# WHAT THE TASK ASKS:
Please transcribe all of the records precisely.

# Records from a dataset:
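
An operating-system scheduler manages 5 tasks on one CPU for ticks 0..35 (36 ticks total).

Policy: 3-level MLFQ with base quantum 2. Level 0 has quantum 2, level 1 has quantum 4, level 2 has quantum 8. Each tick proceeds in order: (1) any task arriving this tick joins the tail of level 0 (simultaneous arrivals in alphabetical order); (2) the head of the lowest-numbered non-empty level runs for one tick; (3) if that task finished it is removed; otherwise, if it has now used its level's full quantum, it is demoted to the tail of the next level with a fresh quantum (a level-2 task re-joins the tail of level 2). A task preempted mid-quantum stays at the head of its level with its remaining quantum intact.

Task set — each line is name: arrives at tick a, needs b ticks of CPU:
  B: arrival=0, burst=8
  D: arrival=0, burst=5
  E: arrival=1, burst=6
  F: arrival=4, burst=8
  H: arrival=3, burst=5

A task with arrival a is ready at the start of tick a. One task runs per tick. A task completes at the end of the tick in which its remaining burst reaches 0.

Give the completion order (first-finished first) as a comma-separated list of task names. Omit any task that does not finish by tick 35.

t=0: L0/L1/L2 = BD/-/- → run B
t=1: L0/L1/L2 = BDE/-/- → run B
t=2: L0/L1/L2 = DE/B/- → run D
t=3: L0/L1/L2 = DEH/B/- → run D
t=4: L0/L1/L2 = EHF/BD/- → run E
t=5: L0/L1/L2 = EHF/BD/- → run E
t=6: L0/L1/L2 = HF/BDE/- → run H
t=7: L0/L1/L2 = HF/BDE/- → run H
t=8: L0/L1/L2 = F/BDEH/- → run F
t=9: L0/L1/L2 = F/BDEH/- → run F
t=10: L0/L1/L2 = -/BDEHF/- → run B
t=11: L0/L1/L2 = -/BDEHF/- → run B
t=12: L0/L1/L2 = -/BDEHF/- → run B
t=13: L0/L1/L2 = -/BDEHF/- → run B
t=14: L0/L1/L2 = -/DEHF/B → run D
t=15: L0/L1/L2 = -/DEHF/B → run D
t=16: L0/L1/L2 = -/DEHF/B → run D
t=17: L0/L1/L2 = -/EHF/B → run E
t=18: L0/L1/L2 = -/EHF/B → run E
t=19: L0/L1/L2 = -/EHF/B → run E
t=20: L0/L1/L2 = -/EHF/B → run E
t=21: L0/L1/L2 = -/HF/B → run H
t=22: L0/L1/L2 = -/HF/B → run H
t=23: L0/L1/L2 = -/HF/B → run H
t=24: L0/L1/L2 = -/F/B → run F
t=25: L0/L1/L2 = -/F/B → run F
t=26: L0/L1/L2 = -/F/B → run F
t=27: L0/L1/L2 = -/F/B → run F
t=28: L0/L1/L2 = -/-/BF → run B
t=29: L0/L1/L2 = -/-/BF → run B
t=30: L0/L1/L2 = -/-/F → run F
t=31: L0/L1/L2 = -/-/F → run F
t=32: (idle)
t=33: (idle)
t=34: (idle)
t=35: (idle)

completion order = D, E, H, B, F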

# SOLUTION BELOW:
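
An operating-system scheduler manages 5 tasks on one CPU for ticks 0..35 (36 ticks total).

Policy: 3-level MLFQ with base quantum 2. Level 0 has quantum 2, level 1 has quantum 4, level 2 has quantum 8. Each tick proceeds in order: (1) any task arriving this tick joins the tail of level 0 (simultaneous arrivals in alphabetical order); (2) the head of the lowest-numbered non-empty level runs for one tick; (3) if that task finished it is removed; otherwise, if it has now used its level's full quantum, it is demoted to the tail of the next level with a fresh quantum (a level-2 task re-joins the tail of level 2). A task preempted mid-quantum stays at the head of its level with its remaining quantum intact.

Task set — each line is name: arrives at tick a, needs b ticks of CPU:
  B: arrival=0, burst=8
  D: arrival=0, burst=5
  E: arrival=1, burst=6
  F: arrival=4, burst=8
  H: arrival=3, burst=5

A task with arrival a is ready at the start of tick a. One task runs per tick. A task completes at the end of the tick in which its remaining burst reaches 0.

Give the completion order (first-finished first) as a comma-separated list of task names. Omit any task that does not finish by tick 35.

t=0: L0/L1/L2 = BD/-/- → run B
t=1: L0/L1/L2 = BDE/-/- → run B
t=2: L0/L1/L2 = DE/B/- → run D
t=3: L0/L1/L2 = DEH/B/- → run D
t=4: L0/L1/L2 = EHF/BD/- → run E
t=5: L0/L1/L2 = EHF/BD/- → run E
t=6: L0/L1/L2 = HF/BDE/- → run H
t=7: L0/L1/L2 = HF/BDE/- → run H
t=8: L0/L1/L2 = F/BDEH/- → run F
t=9: L0/L1/L2 = F/BDEH/- → run F
t=10: L0/L1/L2 = -/BDEHF/- → run B
t=11: L0/L1/L2 = -/BDEHF/- → run B
t=12: L0/L1/L2 = -/BDEHF/- → run B
t=13: L0/L1/L2 = -/BDEHF/- → run B
t=14: L0/L1/L2 = -/DEHF/B → run D
t=15: L0/L1/L2 = -/DEHF/B → run D
t=16: L0/L1/L2 = -/DEHF/B → run D
t=17: L0/L1/L2 = -/EHF/B → run E
t=18: L0/L1/L2 = -/EHF/B → run E
t=19: L0/L1/L2 = -/EHF/B → run E
t=20: L0/L1/L2 = -/EHF/B → run E
t=21: L0/L1/L2 = -/HF/B → run H
t=22: L0/L1/L2 = -/HF/B → run H
t=23: L0/L1/L2 = -/HF/B → run H
t=24: L0/L1/L2 = -/F/B → run F
t=25: L0/L1/L2 = -/F/B → run F
t=26: L0/L1/L2 = -/F/B → run F
t=27: L0/L1/L2 = -/F/B → run F
t=28: L0/L1/L2 = -/-/BF → run B
t=29: L0/L1/L2 = -/-/BF → run B
t=30: L0/L1/L2 = -/-/F → run F
t=31: L0/L1/L2 = -/-/F → run F
t=32: (idle)
t=33: (idle)
t=34: (idle)
t=35: (idle)

completion order = D, E, H, B, F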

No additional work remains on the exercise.